| Problem details |
Reproduce, without any change, the span of lines from the opening of the records below to the line containing "Let D(I) = 233.", inclusive.

| Saved entries |
——————

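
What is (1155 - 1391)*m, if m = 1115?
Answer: -263140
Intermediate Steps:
(1155 - 1391)*m = (1155 - 1391)*1115 = -236*1115 = -263140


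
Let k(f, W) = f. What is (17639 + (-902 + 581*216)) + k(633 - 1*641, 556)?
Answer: 142225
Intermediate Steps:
(17639 + (-902 + 581*216)) + k(633 - 1*641, 556) = (17639 + (-902 + 581*216)) + (633 - 1*641) = (17639 + (-902 + 125496)) + (633 - 641) = (17639 + 124594) - 8 = 142233 - 8 = 142225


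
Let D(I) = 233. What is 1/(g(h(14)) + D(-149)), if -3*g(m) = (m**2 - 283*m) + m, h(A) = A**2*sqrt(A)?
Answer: -1611375/245733349849 - 165816*sqrt(14)/245733349849 ≈ -9.0822e-6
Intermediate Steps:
h(A) = A**(5/2)
g(m) = 94*m - m**2/3 (g(m) = -((m**2 - 283*m) + m)/3 = -(m**2 - 282*m)/3 = 94*m - m**2/3)
1/(g(h(14)) + D(-149)) = 1/(14**(5/2)*(282 - 14**(5/2))/3 + 233) = 1/((196*sqrt(14))*(282 - 196*sqrt(14))/3 + 233) = 1/(196*sqrt(14)*(282 - 196*sqrt(14))/3 + 233) = 1/(233 + 196*sqrt(14)*(282 - 196*sqrt(14))/3)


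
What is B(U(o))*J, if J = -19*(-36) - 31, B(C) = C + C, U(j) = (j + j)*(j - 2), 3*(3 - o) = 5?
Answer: -20896/9 ≈ -2321.8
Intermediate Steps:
o = 4/3 (o = 3 - ⅓*5 = 3 - 5/3 = 4/3 ≈ 1.3333)
U(j) = 2*j*(-2 + j) (U(j) = (2*j)*(-2 + j) = 2*j*(-2 + j))
B(C) = 2*C
J = 653 (J = 684 - 31 = 653)
B(U(o))*J = (2*(2*(4/3)*(-2 + 4/3)))*653 = (2*(2*(4/3)*(-⅔)))*653 = (2*(-16/9))*653 = -32/9*653 = -20896/9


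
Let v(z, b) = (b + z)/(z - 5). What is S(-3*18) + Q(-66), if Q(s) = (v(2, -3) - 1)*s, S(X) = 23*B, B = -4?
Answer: -48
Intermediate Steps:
v(z, b) = (b + z)/(-5 + z)
S(X) = -92 (S(X) = 23*(-4) = -92)
Q(s) = -2*s/3 (Q(s) = ((-3 + 2)/(-5 + 2) - 1)*s = (-1/(-3) - 1)*s = (-⅓*(-1) - 1)*s = (⅓ - 1)*s = -2*s/3)
S(-3*18) + Q(-66) = -92 - ⅔*(-66) = -92 + 44 = -48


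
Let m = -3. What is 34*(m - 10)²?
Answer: 5746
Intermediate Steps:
34*(m - 10)² = 34*(-3 - 10)² = 34*(-13)² = 34*169 = 5746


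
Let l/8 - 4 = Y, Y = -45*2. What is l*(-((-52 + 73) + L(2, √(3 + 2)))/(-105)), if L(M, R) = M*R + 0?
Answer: -688/5 - 1376*√5/105 ≈ -166.90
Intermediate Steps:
L(M, R) = M*R
Y = -90
l = -688 (l = 32 + 8*(-90) = 32 - 720 = -688)
l*(-((-52 + 73) + L(2, √(3 + 2)))/(-105)) = -(-688)*((-52 + 73) + 2*√(3 + 2))/(-105) = -(-688)*(21 + 2*√5)*(-1/105) = -(-688)*(-⅕ - 2*√5/105) = -688*(⅕ + 2*√5/105) = -688/5 - 1376*√5/105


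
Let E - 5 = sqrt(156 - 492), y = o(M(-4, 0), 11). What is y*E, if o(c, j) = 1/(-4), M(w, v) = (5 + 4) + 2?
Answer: -5/4 - I*sqrt(21) ≈ -1.25 - 4.5826*I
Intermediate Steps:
M(w, v) = 11 (M(w, v) = 9 + 2 = 11)
o(c, j) = -1/4
y = -1/4 ≈ -0.25000
E = 5 + 4*I*sqrt(21) (E = 5 + sqrt(156 - 492) = 5 + sqrt(-336) = 5 + 4*I*sqrt(21) ≈ 5.0 + 18.33*I)
y*E = -(5 + 4*I*sqrt(21))/4 = -5/4 - I*sqrt(21)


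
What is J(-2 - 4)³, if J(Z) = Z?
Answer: -216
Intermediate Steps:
J(-2 - 4)³ = (-2 - 4)³ = (-6)³ = -216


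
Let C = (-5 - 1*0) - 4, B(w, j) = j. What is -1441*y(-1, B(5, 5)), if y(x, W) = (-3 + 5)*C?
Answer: 25938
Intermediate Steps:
C = -9 (C = (-5 + 0) - 4 = -5 - 4 = -9)
y(x, W) = -18 (y(x, W) = (-3 + 5)*(-9) = 2*(-9) = -18)
-1441*y(-1, B(5, 5)) = -1441*(-18) = 25938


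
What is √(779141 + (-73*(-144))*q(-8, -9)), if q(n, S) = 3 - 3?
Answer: √779141 ≈ 882.69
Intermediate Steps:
q(n, S) = 0
√(779141 + (-73*(-144))*q(-8, -9)) = √(779141 - 73*(-144)*0) = √(779141 + 10512*0) = √(779141 + 0) = √779141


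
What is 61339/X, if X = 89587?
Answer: 61339/89587 ≈ 0.68469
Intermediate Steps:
61339/X = 61339/89587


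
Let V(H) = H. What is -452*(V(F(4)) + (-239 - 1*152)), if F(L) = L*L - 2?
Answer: 170404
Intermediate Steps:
F(L) = -2 + L**2 (F(L) = L**2 - 2 = -2 + L**2)
-452*(V(F(4)) + (-239 - 1*152)) = -452*((-2 + 4**2) + (-239 - 1*152)) = -452*((-2 + 16) + (-239 - 152)) = -452*(14 - 391) = -452*(-377) = 170404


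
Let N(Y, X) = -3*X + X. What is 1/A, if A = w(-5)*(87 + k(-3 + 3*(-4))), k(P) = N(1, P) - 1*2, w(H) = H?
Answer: -1/575 ≈ -0.0017391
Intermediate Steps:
N(Y, X) = -2*X
k(P) = -2 - 2*P (k(P) = -2*P - 1*2 = -2*P - 2 = -2 - 2*P)
A = -575 (A = -5*(87 + (-2 - 2*(-3 + 3*(-4)))) = -5*(87 + (-2 - 2*(-3 - 12))) = -5*(87 + (-2 - 2*(-15))) = -5*(87 + (-2 + 30)) = -5*(87 + 28) = -5*115 = -575)
1/A = 1/(-575) = -1/575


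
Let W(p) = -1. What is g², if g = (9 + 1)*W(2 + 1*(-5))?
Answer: 100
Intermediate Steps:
g = -10 (g = (9 + 1)*(-1) = 10*(-1) = -10)
g² = (-10)² = 100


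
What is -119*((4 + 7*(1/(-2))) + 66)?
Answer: -15827/2 ≈ -7913.5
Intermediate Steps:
-119*((4 + 7*(1/(-2))) + 66) = -119*((4 + 7*(1*(-1/2))) + 66) = -119*((4 + 7*(-1/2)) + 66) = -119*((4 - 7/2) + 66) = -119*(1/2 + 66) = -119*133/2 = -15827/2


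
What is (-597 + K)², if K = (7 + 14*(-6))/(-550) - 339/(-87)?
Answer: 739250881209/2102500 ≈ 3.5161e+5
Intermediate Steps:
K = 5853/1450 (K = (7 - 84)*(-1/550) - 339*(-1/87) = -77*(-1/550) + 113/29 = 7/50 + 113/29 = 5853/1450 ≈ 4.0366)
(-597 + K)² = (-597 + 5853/1450)² = (-859797/1450)² = 739250881209/2102500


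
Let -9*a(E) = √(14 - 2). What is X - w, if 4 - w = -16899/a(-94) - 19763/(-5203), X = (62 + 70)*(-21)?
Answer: -14423765/5203 + 50697*√3/2 ≈ 41133.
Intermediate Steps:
a(E) = -2*√3/9 (a(E) = -√(14 - 2)/9 = -2*√3/9)
X = -2772 (X = 132*(-21) = -2772)
w = 1049/5203 - 50697*√3/2 (w = 4 - (-16899*(-3*√3/2) - 19763/(-5203)) = 4 - (-(-50697)*√3/2 - 19763*(-1/5203)) = 4 - (50697*√3/2 + 19763/5203) = 4 - (19763/5203 + 50697*√3/2) = 4 + (-19763/5203 - 50697*√3/2) = 1049/5203 - 50697*√3/2 ≈ -43905.)
X - w = -2772 - (1049/5203 - 50697*√3/2) = -2772 + (-1049/5203 + 50697*√3/2) = -14423765/5203 + 50697*√3/2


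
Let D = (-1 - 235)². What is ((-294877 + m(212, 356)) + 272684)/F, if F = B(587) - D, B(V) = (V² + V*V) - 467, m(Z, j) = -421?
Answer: -22614/632975 ≈ -0.035727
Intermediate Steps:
B(V) = -467 + 2*V² (B(V) = (V² + V²) - 467 = 2*V² - 467 = -467 + 2*V²)
D = 55696 (D = (-236)² = 55696)
F = 632975 (F = (-467 + 2*587²) - 1*55696 = (-467 + 2*344569) - 55696 = (-467 + 689138) - 55696 = 688671 - 55696 = 632975)
((-294877 + m(212, 356)) + 272684)/F = ((-294877 - 421) + 272684)/632975 = (-295298 + 272684)*(1/632975) = -22614*1/632975 = -22614/632975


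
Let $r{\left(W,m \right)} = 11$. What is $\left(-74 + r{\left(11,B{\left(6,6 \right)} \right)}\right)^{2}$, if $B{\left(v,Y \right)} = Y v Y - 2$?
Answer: $3969$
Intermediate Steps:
$B{\left(v,Y \right)} = -2 + v Y^{2}$ ($B{\left(v,Y \right)} = v Y^{2} - 2 = -2 + v Y^{2}$)
$\left(-74 + r{\left(11,B{\left(6,6 \right)} \right)}\right)^{2} = \left(-74 + 11\right)^{2} = \left(-63\right)^{2} = 3969$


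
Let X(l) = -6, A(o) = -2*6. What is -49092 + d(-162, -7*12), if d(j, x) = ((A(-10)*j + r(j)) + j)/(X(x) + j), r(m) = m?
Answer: -687423/14 ≈ -49102.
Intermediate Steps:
A(o) = -12
d(j, x) = -10*j/(-6 + j) (d(j, x) = ((-12*j + j) + j)/(-6 + j) = (-11*j + j)/(-6 + j) = (-10*j)/(-6 + j) = -10*j/(-6 + j))
-49092 + d(-162, -7*12) = -49092 - 10*(-162)/(-6 - 162) = -49092 - 10*(-162)/(-168) = -49092 - 10*(-162)*(-1/168) = -49092 - 135/14 = -687423/14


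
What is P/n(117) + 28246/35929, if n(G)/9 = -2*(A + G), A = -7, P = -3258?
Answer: 9610209/3952190 ≈ 2.4316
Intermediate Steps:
n(G) = 126 - 18*G (n(G) = 9*(-2*(-7 + G)) = 9*(14 - 2*G) = 126 - 18*G)
P/n(117) + 28246/35929 = -3258/(126 - 18*117) + 28246/35929 = -3258/(126 - 2106) + 28246*(1/35929) = -3258/(-1980) + 28246/35929 = -3258*(-1/1980) + 28246/35929 = 181/110 + 28246/35929 = 9610209/3952190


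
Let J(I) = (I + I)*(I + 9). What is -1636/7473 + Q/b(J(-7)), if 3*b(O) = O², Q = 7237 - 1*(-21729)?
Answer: 46293295/418488 ≈ 110.62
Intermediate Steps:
Q = 28966 (Q = 7237 + 21729 = 28966)
J(I) = 2*I*(9 + I) (J(I) = (2*I)*(9 + I) = 2*I*(9 + I))
b(O) = O²/3
-1636/7473 + Q/b(J(-7)) = -1636/7473 + 28966/(((2*(-7)*(9 - 7))²/3)) = -1636*1/7473 + 28966/(((2*(-7)*2)²/3)) = -1636/7473 + 28966/(((⅓)*(-28)²)) = -1636/7473 + 28966/(((⅓)*784)) = -1636/7473 + 28966/(784/3) = -1636/7473 + 28966*(3/784) = -1636/7473 + 6207/56 = 46293295/418488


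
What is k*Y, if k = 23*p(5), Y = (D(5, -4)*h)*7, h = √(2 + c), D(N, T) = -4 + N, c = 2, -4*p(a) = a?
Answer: -805/2 ≈ -402.50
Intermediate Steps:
p(a) = -a/4
h = 2 (h = √(2 + 2) = √4 = 2)
Y = 14 (Y = ((-4 + 5)*2)*7 = (1*2)*7 = 2*7 = 14)
k = -115/4 (k = 23*(-¼*5) = 23*(-5/4) = -115/4 ≈ -28.750)
k*Y = -115/4*14 = -805/2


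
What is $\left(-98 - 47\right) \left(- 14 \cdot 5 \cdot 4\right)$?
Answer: $40600$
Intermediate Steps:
$\left(-98 - 47\right) \left(- 14 \cdot 5 \cdot 4\right) = - 145 \left(\left(-14\right) 20\right) = \left(-145\right) \left(-280\right) = 40600$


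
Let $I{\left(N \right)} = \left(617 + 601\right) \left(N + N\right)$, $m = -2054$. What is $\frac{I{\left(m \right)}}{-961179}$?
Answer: $\frac{1667848}{320393} \approx 5.2056$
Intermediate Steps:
$I{\left(N \right)} = 2436 N$ ($I{\left(N \right)} = 1218 \cdot 2 N = 2436 N$)
$\frac{I{\left(m \right)}}{-961179} = \frac{2436 \left(-2054\right)}{-961179} = \left(-5003544\right) \left(- \frac{1}{961179}\right) = \frac{1667848}{320393}$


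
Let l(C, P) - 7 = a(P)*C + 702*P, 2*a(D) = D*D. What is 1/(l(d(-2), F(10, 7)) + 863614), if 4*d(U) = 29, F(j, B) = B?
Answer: 8/6949701 ≈ 1.1511e-6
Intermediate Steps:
a(D) = D²/2 (a(D) = (D*D)/2 = D²/2)
d(U) = 29/4 (d(U) = (¼)*29 = 29/4)
l(C, P) = 7 + 702*P + C*P²/2 (l(C, P) = 7 + ((P²/2)*C + 702*P) = 7 + (C*P²/2 + 702*P) = 7 + (702*P + C*P²/2) = 7 + 702*P + C*P²/2)
1/(l(d(-2), F(10, 7)) + 863614) = 1/((7 + 702*7 + (½)*(29/4)*7²) + 863614) = 1/((7 + 4914 + (½)*(29/4)*49) + 863614) = 1/((7 + 4914 + 1421/8) + 863614) = 1/(40789/8 + 863614) = 1/(6949701/8) = 8/6949701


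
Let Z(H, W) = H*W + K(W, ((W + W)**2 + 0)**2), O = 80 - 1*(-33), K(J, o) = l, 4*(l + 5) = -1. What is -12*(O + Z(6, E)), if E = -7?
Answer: -789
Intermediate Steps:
l = -21/4 (l = -5 + (1/4)*(-1) = -5 - 1/4 = -21/4 ≈ -5.2500)
K(J, o) = -21/4
O = 113 (O = 80 + 33 = 113)
Z(H, W) = -21/4 + H*W (Z(H, W) = H*W - 21/4 = -21/4 + H*W)
-12*(O + Z(6, E)) = -12*(113 + (-21/4 + 6*(-7))) = -12*(113 + (-21/4 - 42)) = -12*(113 - 189/4) = -12*263/4 = -789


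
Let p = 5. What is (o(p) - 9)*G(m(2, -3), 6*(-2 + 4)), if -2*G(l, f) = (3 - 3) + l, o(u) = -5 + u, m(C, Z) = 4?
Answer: 18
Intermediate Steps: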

——————

| Your solution |
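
What is (1155 - 1391)*m, if m = 1115?
Answer: -263140
Intermediate Steps:
(1155 - 1391)*m = (1155 - 1391)*1115 = -236*1115 = -263140


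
Let k(f, W) = f. What is (17639 + (-902 + 581*216)) + k(633 - 1*641, 556)?
Answer: 142225
Intermediate Steps:
(17639 + (-902 + 581*216)) + k(633 - 1*641, 556) = (17639 + (-902 + 581*216)) + (633 - 1*641) = (17639 + (-902 + 125496)) + (633 - 641) = (17639 + 124594) - 8 = 142233 - 8 = 142225


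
Let D(I) = 233. What is 1/(g(h(14)) + D(-149)), if -3*g(m) = (m**2 - 283*m) + m, h(A) = A**2*sqrt(A)?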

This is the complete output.